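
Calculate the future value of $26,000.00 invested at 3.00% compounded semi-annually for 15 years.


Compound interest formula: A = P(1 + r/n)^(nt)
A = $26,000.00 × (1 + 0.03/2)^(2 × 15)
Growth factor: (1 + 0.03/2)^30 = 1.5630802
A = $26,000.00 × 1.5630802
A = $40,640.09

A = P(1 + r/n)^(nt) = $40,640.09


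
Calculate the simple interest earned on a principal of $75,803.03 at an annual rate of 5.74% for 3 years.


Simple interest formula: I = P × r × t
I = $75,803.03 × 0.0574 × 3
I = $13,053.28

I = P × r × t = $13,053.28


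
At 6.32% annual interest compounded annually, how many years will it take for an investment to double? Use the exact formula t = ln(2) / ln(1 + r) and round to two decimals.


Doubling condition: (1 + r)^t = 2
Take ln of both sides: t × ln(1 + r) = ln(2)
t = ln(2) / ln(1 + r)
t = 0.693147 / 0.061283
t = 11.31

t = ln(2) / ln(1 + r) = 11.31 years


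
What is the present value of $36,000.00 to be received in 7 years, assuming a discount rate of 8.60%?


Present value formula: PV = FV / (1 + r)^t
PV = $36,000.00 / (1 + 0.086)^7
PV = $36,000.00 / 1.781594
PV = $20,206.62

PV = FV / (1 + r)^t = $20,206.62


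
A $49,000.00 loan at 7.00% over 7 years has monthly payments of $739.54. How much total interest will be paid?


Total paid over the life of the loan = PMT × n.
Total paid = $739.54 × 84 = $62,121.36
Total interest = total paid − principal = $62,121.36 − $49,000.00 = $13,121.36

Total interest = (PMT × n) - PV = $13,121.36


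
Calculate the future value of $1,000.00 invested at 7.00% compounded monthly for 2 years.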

PROBLEM DESCRIPTION – All of the data above should be transcribed exactly.

OUTPUT FOR THIS EXERCISE –
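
Calculate the future value of $26,000.00 invested at 3.00% compounded semi-annually for 15 years.


Compound interest formula: A = P(1 + r/n)^(nt)
A = $26,000.00 × (1 + 0.03/2)^(2 × 15)
Growth factor: (1 + 0.03/2)^30 = 1.5630802
A = $26,000.00 × 1.5630802
A = $40,640.09

A = P(1 + r/n)^(nt) = $40,640.09


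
Calculate the simple interest earned on a principal of $75,803.03 at an annual rate of 5.74% for 3 years.


Simple interest formula: I = P × r × t
I = $75,803.03 × 0.0574 × 3
I = $13,053.28

I = P × r × t = $13,053.28


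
At 6.32% annual interest compounded annually, how many years will it take for an investment to double? Use the exact formula t = ln(2) / ln(1 + r) and round to two decimals.


Doubling condition: (1 + r)^t = 2
Take ln of both sides: t × ln(1 + r) = ln(2)
t = ln(2) / ln(1 + r)
t = 0.693147 / 0.061283
t = 11.31

t = ln(2) / ln(1 + r) = 11.31 years


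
What is the present value of $36,000.00 to be received in 7 years, assuming a discount rate of 8.60%?


Present value formula: PV = FV / (1 + r)^t
PV = $36,000.00 / (1 + 0.086)^7
PV = $36,000.00 / 1.781594
PV = $20,206.62

PV = FV / (1 + r)^t = $20,206.62


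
A $49,000.00 loan at 7.00% over 7 years has monthly payments of $739.54. How much total interest will be paid?


Total paid over the life of the loan = PMT × n.
Total paid = $739.54 × 84 = $62,121.36
Total interest = total paid − principal = $62,121.36 − $49,000.00 = $13,121.36

Total interest = (PMT × n) - PV = $13,121.36


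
Calculate the future value of $1,000.00 invested at 7.00% compounded monthly for 2 years.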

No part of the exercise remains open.